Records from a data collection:
--- START ---

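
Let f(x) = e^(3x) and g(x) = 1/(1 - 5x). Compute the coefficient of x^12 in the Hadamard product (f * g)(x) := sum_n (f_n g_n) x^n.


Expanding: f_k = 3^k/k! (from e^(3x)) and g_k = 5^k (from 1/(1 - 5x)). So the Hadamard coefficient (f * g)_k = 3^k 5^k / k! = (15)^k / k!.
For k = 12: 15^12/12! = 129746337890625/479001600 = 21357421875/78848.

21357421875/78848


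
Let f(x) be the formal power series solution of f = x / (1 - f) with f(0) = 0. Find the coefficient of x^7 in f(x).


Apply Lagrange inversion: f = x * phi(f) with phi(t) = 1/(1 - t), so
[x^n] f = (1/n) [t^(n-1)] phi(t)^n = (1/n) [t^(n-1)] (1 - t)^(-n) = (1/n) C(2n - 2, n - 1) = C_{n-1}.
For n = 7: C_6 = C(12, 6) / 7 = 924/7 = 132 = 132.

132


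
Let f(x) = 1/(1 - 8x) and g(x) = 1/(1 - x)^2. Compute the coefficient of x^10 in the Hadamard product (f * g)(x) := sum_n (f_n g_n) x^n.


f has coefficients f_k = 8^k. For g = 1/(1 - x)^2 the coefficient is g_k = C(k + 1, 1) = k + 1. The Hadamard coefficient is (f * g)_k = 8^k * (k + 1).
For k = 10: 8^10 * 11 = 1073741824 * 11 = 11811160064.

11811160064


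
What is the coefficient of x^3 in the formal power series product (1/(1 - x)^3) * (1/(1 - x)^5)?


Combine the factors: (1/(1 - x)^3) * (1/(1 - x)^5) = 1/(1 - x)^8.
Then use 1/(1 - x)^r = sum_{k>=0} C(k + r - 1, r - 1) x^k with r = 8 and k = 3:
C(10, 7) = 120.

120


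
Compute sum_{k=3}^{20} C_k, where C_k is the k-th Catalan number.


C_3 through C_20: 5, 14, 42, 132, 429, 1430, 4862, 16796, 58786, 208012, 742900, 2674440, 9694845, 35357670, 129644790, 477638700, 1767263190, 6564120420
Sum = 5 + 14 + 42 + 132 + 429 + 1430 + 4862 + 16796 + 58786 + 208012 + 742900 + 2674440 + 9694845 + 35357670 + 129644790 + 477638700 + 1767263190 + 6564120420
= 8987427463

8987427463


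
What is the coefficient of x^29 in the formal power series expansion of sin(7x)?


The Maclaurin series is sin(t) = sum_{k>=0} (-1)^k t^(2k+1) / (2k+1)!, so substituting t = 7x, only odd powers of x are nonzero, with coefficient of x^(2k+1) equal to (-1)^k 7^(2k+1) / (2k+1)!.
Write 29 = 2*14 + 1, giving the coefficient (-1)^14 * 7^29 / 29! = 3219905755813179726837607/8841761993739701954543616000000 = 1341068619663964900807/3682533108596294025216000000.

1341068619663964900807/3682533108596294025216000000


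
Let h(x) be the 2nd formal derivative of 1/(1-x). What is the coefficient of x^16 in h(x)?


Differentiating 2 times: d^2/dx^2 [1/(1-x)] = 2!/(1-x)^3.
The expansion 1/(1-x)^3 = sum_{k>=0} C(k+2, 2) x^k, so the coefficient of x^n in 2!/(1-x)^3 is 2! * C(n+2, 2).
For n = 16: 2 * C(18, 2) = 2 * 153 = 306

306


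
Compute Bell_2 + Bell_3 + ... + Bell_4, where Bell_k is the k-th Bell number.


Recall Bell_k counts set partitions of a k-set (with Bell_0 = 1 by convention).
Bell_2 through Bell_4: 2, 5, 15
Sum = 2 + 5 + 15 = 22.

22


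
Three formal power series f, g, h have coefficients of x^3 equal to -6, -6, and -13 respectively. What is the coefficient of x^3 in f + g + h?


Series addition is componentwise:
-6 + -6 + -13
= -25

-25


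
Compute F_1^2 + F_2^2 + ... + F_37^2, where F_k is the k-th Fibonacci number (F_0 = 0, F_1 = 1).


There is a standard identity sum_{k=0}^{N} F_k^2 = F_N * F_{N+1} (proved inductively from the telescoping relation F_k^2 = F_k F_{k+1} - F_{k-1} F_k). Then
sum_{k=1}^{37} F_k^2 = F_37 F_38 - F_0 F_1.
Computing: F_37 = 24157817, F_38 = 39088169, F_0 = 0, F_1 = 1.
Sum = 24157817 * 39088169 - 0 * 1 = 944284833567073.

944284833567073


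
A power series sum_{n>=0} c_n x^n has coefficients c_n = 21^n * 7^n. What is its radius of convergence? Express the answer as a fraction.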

--- END ---

:: Assignment ::
Taking the line with "Three formal power" as the first, copy every line through the end of the entries above exactly, with no others.

:: Task response ::
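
Three formal power series f, g, h have coefficients of x^3 equal to -6, -6, and -13 respectively. What is the coefficient of x^3 in f + g + h?


Series addition is componentwise:
-6 + -6 + -13
= -25

-25


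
Compute F_1^2 + F_2^2 + ... + F_37^2, where F_k is the k-th Fibonacci number (F_0 = 0, F_1 = 1).


There is a standard identity sum_{k=0}^{N} F_k^2 = F_N * F_{N+1} (proved inductively from the telescoping relation F_k^2 = F_k F_{k+1} - F_{k-1} F_k). Then
sum_{k=1}^{37} F_k^2 = F_37 F_38 - F_0 F_1.
Computing: F_37 = 24157817, F_38 = 39088169, F_0 = 0, F_1 = 1.
Sum = 24157817 * 39088169 - 0 * 1 = 944284833567073.

944284833567073


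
A power series sum_{n>=0} c_n x^n has coefficients c_n = 21^n * 7^n. What is its radius of convergence? Express the answer as a fraction.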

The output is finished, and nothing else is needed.